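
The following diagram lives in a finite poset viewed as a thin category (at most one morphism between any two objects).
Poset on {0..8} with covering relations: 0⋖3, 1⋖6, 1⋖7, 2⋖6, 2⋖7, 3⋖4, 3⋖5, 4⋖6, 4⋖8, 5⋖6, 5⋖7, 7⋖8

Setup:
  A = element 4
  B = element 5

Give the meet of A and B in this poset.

Answer: A∧B = 3

Derivation:
{x : x≤A ∧ x≤B} = {0,3}  (A=4, B=5)
  0 ≤ 3
  3 ≤ 3
glb = 3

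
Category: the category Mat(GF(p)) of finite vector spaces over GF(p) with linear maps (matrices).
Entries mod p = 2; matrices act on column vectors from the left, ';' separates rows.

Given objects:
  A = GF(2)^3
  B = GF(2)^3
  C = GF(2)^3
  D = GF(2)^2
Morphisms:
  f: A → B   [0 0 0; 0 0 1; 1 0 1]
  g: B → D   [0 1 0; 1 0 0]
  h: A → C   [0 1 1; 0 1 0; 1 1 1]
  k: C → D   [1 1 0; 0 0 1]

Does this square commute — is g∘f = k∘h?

Path 1 = f;g:
  e0=(1,0,0) f→(0,0,1) g→(0,0)
  e1=(0,1,0) f→(0,0,0) g→(0,0)
  e2=(0,0,1) f→(0,1,1) g→(1,0)
  result₁ = [0 0 1; 0 0 0]
Path 2 = h;k:
  e0=(1,0,0) h→(0,0,1) k→(0,1)
  e1=(0,1,0) h→(1,1,1) k→(0,1)
  e2=(0,0,1) h→(1,0,1) k→(1,1)
  result₂ = [0 0 1; 1 1 1]
Equal? differ; not commutative

Answer: DOES NOT COMMUTE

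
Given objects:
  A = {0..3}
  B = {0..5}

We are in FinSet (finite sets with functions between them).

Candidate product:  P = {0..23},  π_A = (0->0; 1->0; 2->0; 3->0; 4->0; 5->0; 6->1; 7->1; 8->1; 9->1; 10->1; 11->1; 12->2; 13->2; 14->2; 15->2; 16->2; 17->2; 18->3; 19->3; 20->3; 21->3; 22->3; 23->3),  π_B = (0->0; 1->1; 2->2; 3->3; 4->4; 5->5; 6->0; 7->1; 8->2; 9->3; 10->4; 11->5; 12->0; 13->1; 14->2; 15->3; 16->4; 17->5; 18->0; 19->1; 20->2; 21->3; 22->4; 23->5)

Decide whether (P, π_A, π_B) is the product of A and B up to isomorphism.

|A|·|B| = 4·6 = 24;  |P| = 24
Check the pairing map k ↦ (π_A(k), π_B(k)):
  0 -> (0,0)
  1 -> (0,1)
  2 -> (0,2)
  3 -> (0,3)
  4 -> (0,4)
  5 -> (0,5)
  6 -> (1,0)
  7 -> (1,1)
  8 -> (1,2)
  9 -> (1,3)
  10 -> (1,4)
  11 -> (1,5)
  12 -> (2,0)
  13 -> (2,1)
  14 -> (2,2)
  15 -> (2,3)
  16 -> (2,4)
  17 -> (2,5)
  18 -> (3,0)
  19 -> (3,1)
  20 -> (3,2)
  21 -> (3,3)
  22 -> (3,4)
  23 -> (3,5)
distinct pairs in image: 24 / 24 needed
  → bijection onto A×B; projections well-typed.

Answer: VALID PRODUCT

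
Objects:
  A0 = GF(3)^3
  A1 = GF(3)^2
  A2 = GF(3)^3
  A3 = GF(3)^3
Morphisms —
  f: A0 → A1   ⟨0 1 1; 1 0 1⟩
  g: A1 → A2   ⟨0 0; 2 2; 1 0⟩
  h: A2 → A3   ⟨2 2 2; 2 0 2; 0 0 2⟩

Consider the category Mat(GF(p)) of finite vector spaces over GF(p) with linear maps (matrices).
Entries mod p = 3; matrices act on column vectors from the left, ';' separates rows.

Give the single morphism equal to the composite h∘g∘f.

Answer: ⟨1 0 1; 0 2 2; 0 2 2⟩

Trace:
  e0=⟨1,0,0⟩ f→⟨0,1⟩ g→⟨0,2,0⟩ h→⟨1,0,0⟩
  e1=⟨0,1,0⟩ f→⟨1,0⟩ g→⟨0,2,1⟩ h→⟨0,2,2⟩
  e2=⟨0,0,1⟩ f→⟨1,1⟩ g→⟨0,1,1⟩ h→⟨1,2,2⟩
composite: ⟨1 0 1; 0 2 2; 0 2 2⟩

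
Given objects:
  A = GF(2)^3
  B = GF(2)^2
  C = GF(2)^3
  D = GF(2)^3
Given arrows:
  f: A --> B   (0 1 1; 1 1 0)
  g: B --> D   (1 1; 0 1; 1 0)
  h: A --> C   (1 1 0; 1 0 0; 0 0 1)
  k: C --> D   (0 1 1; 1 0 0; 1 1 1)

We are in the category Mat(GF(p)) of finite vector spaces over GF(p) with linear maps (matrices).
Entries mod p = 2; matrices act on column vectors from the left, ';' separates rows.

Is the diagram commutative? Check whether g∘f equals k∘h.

Path 1 = f;g:
  e0=⟨1,0,0⟩ f-->⟨0,1⟩ g-->⟨1,1,0⟩
  e1=⟨0,1,0⟩ f-->⟨1,1⟩ g-->⟨0,1,1⟩
  e2=⟨0,0,1⟩ f-->⟨1,0⟩ g-->⟨1,0,1⟩
  composite₁ = (1 0 1; 1 1 0; 0 1 1)
Path 2 = h;k:
  e0=⟨1,0,0⟩ h-->⟨1,1,0⟩ k-->⟨1,1,0⟩
  e1=⟨0,1,0⟩ h-->⟨1,0,0⟩ k-->⟨0,1,1⟩
  e2=⟨0,0,1⟩ h-->⟨0,0,1⟩ k-->⟨1,0,1⟩
  composite₂ = (1 0 1; 1 1 0; 0 1 1)
Equal? YES — commutes

Answer: COMMUTES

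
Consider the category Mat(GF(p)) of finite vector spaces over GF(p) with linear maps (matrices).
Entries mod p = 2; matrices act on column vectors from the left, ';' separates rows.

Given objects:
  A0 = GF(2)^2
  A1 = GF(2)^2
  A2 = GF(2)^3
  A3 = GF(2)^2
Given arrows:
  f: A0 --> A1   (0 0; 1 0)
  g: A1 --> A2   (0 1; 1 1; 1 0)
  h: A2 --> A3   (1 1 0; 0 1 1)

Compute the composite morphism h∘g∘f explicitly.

  e0=(1,0) f-->(0,1) g-->(1,1,0) h-->(0,1)
  e1=(0,1) f-->(0,0) g-->(0,0,0) h-->(0,0)
composite: (0 0; 1 0)

Answer: (0 0; 1 0)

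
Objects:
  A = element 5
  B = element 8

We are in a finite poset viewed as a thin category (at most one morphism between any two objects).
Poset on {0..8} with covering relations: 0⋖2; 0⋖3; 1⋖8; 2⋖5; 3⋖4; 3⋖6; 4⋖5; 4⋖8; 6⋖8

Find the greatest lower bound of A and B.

Lower bounds of A=5 and B=8: {0,3,4}
  0 ≤ 4
  3 ≤ 4
  4 ≤ 4
glb = 4

Answer: A∧B = 4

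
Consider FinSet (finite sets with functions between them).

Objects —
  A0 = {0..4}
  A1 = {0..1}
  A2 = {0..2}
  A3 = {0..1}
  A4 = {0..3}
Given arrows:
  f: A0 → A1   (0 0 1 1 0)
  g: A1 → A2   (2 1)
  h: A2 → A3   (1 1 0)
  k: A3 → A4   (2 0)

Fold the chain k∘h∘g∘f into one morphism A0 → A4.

  0 f→0 g→2 h→0 k→2
  1 f→0 g→2 h→0 k→2
  2 f→1 g→1 h→1 k→0
  3 f→1 g→1 h→1 k→0
  4 f→0 g→2 h→0 k→2
⟦path⟧: (2 2 0 0 2)

Answer: (2 2 0 0 2)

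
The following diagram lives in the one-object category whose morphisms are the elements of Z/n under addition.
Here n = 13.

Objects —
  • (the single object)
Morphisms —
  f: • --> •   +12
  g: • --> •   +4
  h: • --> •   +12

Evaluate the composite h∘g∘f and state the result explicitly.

  0 +12≡12 +4≡3 +12≡2  (mod 13)
⟦path⟧: +2

Answer: +2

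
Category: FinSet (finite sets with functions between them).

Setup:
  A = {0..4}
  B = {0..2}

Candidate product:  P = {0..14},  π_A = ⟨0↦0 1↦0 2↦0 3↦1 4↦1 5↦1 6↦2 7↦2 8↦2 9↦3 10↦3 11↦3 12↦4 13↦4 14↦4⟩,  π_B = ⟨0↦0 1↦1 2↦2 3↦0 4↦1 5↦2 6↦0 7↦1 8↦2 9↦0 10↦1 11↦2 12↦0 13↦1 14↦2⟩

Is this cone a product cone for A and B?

|A|·|B| = 5·3 = 15;  |P| = 15
Check the pairing map k ↦ (π_A(k), π_B(k)):
  0 ↦ (0,0)
  1 ↦ (0,1)
  2 ↦ (0,2)
  3 ↦ (1,0)
  4 ↦ (1,1)
  5 ↦ (1,2)
  6 ↦ (2,0)
  7 ↦ (2,1)
  8 ↦ (2,2)
  9 ↦ (3,0)
  10 ↦ (3,1)
  11 ↦ (3,2)
  12 ↦ (4,0)
  13 ↦ (4,1)
  14 ↦ (4,2)
distinct pairs in image: 15 / 15 needed
  → bijection onto A×B; projections well-typed.

Answer: VALID PRODUCT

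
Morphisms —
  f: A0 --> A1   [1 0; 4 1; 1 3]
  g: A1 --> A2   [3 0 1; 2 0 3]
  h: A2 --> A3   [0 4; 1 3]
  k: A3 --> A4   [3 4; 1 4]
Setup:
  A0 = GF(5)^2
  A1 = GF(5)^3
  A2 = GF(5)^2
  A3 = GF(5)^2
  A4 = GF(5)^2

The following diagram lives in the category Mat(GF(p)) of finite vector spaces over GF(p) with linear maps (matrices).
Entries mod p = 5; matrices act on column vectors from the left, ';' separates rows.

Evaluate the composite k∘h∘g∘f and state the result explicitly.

  e0=[1,0] f-->[1,4,1] g-->[4,0] h-->[0,4] k-->[1,1]
  e1=[0,1] f-->[0,1,3] g-->[3,4] h-->[1,0] k-->[3,1]
composite: [1 3; 1 1]

Answer: [1 3; 1 1]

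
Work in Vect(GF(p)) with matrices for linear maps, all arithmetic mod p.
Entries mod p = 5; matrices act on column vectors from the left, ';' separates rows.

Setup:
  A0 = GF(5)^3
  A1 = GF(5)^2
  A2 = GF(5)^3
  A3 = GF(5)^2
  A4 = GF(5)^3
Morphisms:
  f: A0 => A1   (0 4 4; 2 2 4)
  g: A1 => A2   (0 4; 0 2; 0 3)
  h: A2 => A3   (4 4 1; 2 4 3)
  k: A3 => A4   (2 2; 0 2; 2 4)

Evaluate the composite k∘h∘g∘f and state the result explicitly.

  e0=(1,0,0) f=>(0,2) g=>(3,4,1) h=>(4,0) k=>(3,0,3)
  e1=(0,1,0) f=>(4,2) g=>(3,4,1) h=>(4,0) k=>(3,0,3)
  e2=(0,0,1) f=>(4,4) g=>(1,3,2) h=>(3,0) k=>(1,0,1)
⟦path⟧: (3 3 1; 0 0 0; 3 3 1)

Answer: (3 3 1; 0 0 0; 3 3 1)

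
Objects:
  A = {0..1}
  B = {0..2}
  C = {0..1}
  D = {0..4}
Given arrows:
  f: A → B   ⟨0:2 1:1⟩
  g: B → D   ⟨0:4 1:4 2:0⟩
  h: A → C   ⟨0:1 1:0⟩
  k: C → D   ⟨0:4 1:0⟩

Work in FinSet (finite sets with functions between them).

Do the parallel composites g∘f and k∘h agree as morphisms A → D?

Path 1 = f;g:
  0 f→2 g→0
  1 f→1 g→4
  composite₁ = ⟨0:0 1:4⟩
Path 2 = h;k:
  0 h→1 k→0
  1 h→0 k→4
  composite₂ = ⟨0:0 1:4⟩
Equal? YES — commutes

Answer: COMMUTES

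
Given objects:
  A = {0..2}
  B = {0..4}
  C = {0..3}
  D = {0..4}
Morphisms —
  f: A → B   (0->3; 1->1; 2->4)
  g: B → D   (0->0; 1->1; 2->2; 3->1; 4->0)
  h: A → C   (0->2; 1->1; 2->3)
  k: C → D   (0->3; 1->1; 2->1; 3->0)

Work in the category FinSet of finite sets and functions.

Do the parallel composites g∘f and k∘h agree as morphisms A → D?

Path 1 = f;g:
  0 f→3 g→1
  1 f→1 g→1
  2 f→4 g→0
  composite₁ = (0->1; 1->1; 2->0)
Path 2 = h;k:
  0 h→2 k→1
  1 h→1 k→1
  2 h→3 k→0
  composite₂ = (0->1; 1->1; 2->0)
Equal? equal; square commutes

Answer: COMMUTES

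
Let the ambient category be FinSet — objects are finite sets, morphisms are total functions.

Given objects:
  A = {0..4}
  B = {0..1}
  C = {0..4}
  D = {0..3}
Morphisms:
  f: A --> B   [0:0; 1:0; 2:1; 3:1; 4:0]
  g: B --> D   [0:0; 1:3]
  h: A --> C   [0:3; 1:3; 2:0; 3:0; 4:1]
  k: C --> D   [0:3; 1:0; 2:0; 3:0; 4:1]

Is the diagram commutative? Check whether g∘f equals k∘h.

Along f;g (path 1):
  0 f-->0 g-->0
  1 f-->0 g-->0
  2 f-->1 g-->3
  3 f-->1 g-->3
  4 f-->0 g-->0
  ⟦path⟧₁ = [0:0; 1:0; 2:3; 3:3; 4:0]
Along h;k (path 2):
  0 h-->3 k-->0
  1 h-->3 k-->0
  2 h-->0 k-->3
  3 h-->0 k-->3
  4 h-->1 k-->0
  ⟦path⟧₂ = [0:0; 1:0; 2:3; 3:3; 4:0]
Equal? same morphism ✓

Answer: COMMUTES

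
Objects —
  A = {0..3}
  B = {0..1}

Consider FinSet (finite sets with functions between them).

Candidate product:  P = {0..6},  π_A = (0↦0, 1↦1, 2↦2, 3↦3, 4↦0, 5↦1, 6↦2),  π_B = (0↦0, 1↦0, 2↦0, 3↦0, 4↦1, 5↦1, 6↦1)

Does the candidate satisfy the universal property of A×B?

|A|·|B| = 4·2 = 8;  |P| = 7
  → cardinalities differ; no bijection possible.

Answer: NOT A VALID PRODUCT — |P|=7 ≠ |A|·|B|=8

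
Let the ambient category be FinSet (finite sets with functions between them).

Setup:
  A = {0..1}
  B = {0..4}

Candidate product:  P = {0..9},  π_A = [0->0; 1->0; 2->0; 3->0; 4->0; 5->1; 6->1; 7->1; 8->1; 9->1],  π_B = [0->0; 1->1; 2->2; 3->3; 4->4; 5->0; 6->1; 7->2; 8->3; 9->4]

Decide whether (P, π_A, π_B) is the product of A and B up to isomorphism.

|A|·|B| = 2·5 = 10;  |P| = 10
Check the pairing map k ↦ (π_A(k), π_B(k)):
  0 -> (0,0)
  1 -> (0,1)
  2 -> (0,2)
  3 -> (0,3)
  4 -> (0,4)
  5 -> (1,0)
  6 -> (1,1)
  7 -> (1,2)
  8 -> (1,3)
  9 -> (1,4)
distinct pairs in image: 10 / 10 needed
  → bijection onto A×B; projections well-typed.

Answer: VALID PRODUCT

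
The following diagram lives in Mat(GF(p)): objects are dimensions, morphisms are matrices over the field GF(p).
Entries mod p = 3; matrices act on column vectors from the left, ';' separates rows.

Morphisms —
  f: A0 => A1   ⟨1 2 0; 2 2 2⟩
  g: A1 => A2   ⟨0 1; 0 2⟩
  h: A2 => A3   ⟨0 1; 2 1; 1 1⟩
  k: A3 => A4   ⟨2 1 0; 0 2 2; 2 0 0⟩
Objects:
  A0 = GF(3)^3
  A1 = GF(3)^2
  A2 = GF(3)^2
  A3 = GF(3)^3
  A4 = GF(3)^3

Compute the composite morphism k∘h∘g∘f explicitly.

Answer: ⟨1 1 1; 1 1 1; 2 2 2⟩

Work:
  e0=[1,0,0] f=>[1,2] g=>[2,1] h=>[1,2,0] k=>[1,1,2]
  e1=[0,1,0] f=>[2,2] g=>[2,1] h=>[1,2,0] k=>[1,1,2]
  e2=[0,0,1] f=>[0,2] g=>[2,1] h=>[1,2,0] k=>[1,1,2]
result: ⟨1 1 1; 1 1 1; 2 2 2⟩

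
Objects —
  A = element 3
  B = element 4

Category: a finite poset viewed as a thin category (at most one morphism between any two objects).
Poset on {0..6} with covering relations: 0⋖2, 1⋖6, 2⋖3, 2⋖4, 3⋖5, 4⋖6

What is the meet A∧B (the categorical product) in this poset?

{x : x≤A ∧ x≤B} = {0,2}  (A=3, B=4)
  0 ≤ 2
  2 ≤ 2
glb = 2

Answer: A∧B = 2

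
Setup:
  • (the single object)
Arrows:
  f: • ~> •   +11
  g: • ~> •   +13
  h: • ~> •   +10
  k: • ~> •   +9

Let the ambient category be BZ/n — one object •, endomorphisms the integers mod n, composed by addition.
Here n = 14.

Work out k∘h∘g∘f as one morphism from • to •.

  0 +11≡11 +13≡10 +10≡6 +9≡1  (mod 14)
⟦path⟧: +1

Answer: +1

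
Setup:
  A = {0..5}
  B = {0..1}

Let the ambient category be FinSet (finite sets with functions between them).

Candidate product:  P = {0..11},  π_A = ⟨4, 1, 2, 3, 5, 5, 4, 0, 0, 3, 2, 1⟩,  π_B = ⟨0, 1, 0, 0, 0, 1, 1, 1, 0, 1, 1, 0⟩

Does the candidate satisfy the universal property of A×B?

|A|·|B| = 6·2 = 12;  |P| = 12
Check the pairing map k ↦ (π_A(k), π_B(k)):
  0 ↦ (4,0)
  1 ↦ (1,1)
  2 ↦ (2,0)
  3 ↦ (3,0)
  4 ↦ (5,0)
  5 ↦ (5,1)
  6 ↦ (4,1)
  7 ↦ (0,1)
  8 ↦ (0,0)
  9 ↦ (3,1)
  10 ↦ (2,1)
  11 ↦ (1,0)
distinct pairs in image: 12 / 12 needed
  → bijection onto A×B; projections well-typed.

Answer: VALID PRODUCT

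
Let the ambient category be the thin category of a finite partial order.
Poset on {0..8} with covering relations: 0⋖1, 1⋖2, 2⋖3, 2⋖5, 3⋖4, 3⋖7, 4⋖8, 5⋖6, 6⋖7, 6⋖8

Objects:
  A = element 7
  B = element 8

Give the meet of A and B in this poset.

Answer: NO MEET EXISTS

Trace:
Common predecessors of 7,8: {0,1,2,3,5,6}
  maximal lower bounds 3 and 6 are incomparable: neither 3≤6 nor 6≤3
→ no greatest lower bound exists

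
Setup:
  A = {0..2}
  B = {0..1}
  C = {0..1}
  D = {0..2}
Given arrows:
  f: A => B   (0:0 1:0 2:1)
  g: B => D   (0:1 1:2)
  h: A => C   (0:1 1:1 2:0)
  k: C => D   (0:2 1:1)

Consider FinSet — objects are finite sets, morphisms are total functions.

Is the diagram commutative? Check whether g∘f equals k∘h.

Answer: COMMUTES

Work:
1) trace f;g:
  0 f=>0 g=>1
  1 f=>0 g=>1
  2 f=>1 g=>2
  composite₁ = (0:1 1:1 2:2)
2) trace h;k:
  0 h=>1 k=>1
  1 h=>1 k=>1
  2 h=>0 k=>2
  composite₂ = (0:1 1:1 2:2)
Equal? equal; square commutes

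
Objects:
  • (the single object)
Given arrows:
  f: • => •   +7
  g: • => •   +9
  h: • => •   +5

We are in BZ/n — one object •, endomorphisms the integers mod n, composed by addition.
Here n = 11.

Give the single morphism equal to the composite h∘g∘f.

  0 +7≡7 +9≡5 +5≡10  (mod 11)
result: +10

Answer: +10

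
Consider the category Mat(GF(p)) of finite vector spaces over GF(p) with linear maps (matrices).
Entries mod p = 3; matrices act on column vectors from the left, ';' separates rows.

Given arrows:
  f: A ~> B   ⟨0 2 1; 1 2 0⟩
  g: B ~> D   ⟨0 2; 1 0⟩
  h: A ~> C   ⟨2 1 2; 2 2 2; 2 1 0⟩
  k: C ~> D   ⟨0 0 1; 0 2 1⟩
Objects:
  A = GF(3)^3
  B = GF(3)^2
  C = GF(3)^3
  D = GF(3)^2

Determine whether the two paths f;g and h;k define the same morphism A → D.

1) trace f;g:
  e0=⟨1,0,0⟩ f~>⟨0,1⟩ g~>⟨2,0⟩
  e1=⟨0,1,0⟩ f~>⟨2,2⟩ g~>⟨1,2⟩
  e2=⟨0,0,1⟩ f~>⟨1,0⟩ g~>⟨0,1⟩
  ⟦path⟧₁ = ⟨2 1 0; 0 2 1⟩
2) trace h;k:
  e0=⟨1,0,0⟩ h~>⟨2,2,2⟩ k~>⟨2,0⟩
  e1=⟨0,1,0⟩ h~>⟨1,2,1⟩ k~>⟨1,2⟩
  e2=⟨0,0,1⟩ h~>⟨2,2,0⟩ k~>⟨0,1⟩
  ⟦path⟧₂ = ⟨2 1 0; 0 2 1⟩
Equal? YES — commutes

Answer: COMMUTES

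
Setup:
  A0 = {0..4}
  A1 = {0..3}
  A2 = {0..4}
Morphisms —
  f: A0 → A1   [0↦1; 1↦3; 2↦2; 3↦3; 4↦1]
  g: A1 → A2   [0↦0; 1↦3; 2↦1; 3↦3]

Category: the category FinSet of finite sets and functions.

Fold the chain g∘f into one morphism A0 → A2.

  0 f→1 g→3
  1 f→3 g→3
  2 f→2 g→1
  3 f→3 g→3
  4 f→1 g→3
⟦path⟧: [0↦3; 1↦3; 2↦1; 3↦3; 4↦3]

Answer: [0↦3; 1↦3; 2↦1; 3↦3; 4↦3]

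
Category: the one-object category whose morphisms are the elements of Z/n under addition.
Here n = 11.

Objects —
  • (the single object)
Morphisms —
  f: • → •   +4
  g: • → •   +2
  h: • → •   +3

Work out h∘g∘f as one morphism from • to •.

  0 +4≡4 +2≡6 +3≡9  (mod 11)
result: +9

Answer: +9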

■ ■ ■ ■ ■ ■ ■

Find the word "them" in the entries above. Copy every line that has it.

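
We are in FinSet (finite sets with functions between them).
Consider FinSet (finite sets with functions between them).
Category: FinSet (finite sets with functions between them).
Work in FinSet (finite sets with functions between them).
Consider FinSet (finite sets with functions between them).
Let the ambient category be FinSet (finite sets with functions between them).
Let the ambient category be FinSet (finite sets with functions between them).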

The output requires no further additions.